About this task:
When "greater" occurs in a line of the material, copy that line.

»»

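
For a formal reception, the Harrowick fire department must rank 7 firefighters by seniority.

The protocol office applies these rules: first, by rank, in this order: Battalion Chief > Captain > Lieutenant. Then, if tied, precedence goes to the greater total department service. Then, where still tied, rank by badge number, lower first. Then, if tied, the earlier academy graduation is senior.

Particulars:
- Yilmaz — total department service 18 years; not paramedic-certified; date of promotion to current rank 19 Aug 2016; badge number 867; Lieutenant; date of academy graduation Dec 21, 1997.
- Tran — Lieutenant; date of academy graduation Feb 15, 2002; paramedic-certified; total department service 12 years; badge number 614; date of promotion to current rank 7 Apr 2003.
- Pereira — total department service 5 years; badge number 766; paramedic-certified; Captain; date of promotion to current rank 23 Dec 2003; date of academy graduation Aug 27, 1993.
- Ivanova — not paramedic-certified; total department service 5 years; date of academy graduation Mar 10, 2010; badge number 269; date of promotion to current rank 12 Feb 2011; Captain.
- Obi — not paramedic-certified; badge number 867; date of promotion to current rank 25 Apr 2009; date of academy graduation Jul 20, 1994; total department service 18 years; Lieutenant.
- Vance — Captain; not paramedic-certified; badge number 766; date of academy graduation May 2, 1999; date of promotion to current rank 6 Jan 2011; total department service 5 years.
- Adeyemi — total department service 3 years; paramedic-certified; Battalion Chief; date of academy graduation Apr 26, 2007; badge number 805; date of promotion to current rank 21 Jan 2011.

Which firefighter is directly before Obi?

By rank: Adeyemi (Battalion Chief); then Ivanova, Pereira and Vance (Captain); then Obi, Yilmaz and Tran (Lieutenant).
Ivanova, Pereira and Vance all have total department service 5 years, so the next rule applies.
Among Ivanova, Pereira and Vance, by badge number (lower first): Ivanova (269) before Pereira and Vance (766).
Among Pereira and Vance, by date of academy graduation (earlier first): Pereira (Aug 27, 1993) before Vance (May 2, 1999).
Among Obi, Yilmaz and Tran, by total department service (higher first): Obi and Yilmaz (18 years) before Tran (12 years).
Obi and Yilmaz both have badge number 867, so the next rule applies.
Among Obi and Yilmaz, by date of academy graduation (earlier first): Obi (Jul 20, 1994) before Yilmaz (Dec 21, 1997).
Order: Adeyemi, Ivanova, Pereira, Vance, Obi, Yilmaz, Tran.

Vance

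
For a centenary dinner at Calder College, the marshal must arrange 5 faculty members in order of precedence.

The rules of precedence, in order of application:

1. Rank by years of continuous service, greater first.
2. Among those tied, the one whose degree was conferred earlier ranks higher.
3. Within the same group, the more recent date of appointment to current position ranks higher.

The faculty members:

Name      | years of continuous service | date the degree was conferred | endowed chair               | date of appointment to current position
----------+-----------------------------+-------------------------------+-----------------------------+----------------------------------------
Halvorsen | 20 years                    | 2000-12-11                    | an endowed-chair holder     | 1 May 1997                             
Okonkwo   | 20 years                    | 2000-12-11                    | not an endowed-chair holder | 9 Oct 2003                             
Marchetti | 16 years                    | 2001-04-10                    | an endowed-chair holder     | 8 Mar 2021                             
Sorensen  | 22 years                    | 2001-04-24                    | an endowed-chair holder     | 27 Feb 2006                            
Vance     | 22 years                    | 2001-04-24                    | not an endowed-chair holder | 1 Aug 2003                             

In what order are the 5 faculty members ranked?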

««

Output of the task:
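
The protocol office applies these rules: first, by rank, in this order: Battalion Chief > Captain > Lieutenant. Then, if tied, precedence goes to the greater total department service. Then, where still tied, rank by badge number, lower first. Then, if tied, the earlier academy graduation is senior.
1. Rank by years of continuous service, greater first.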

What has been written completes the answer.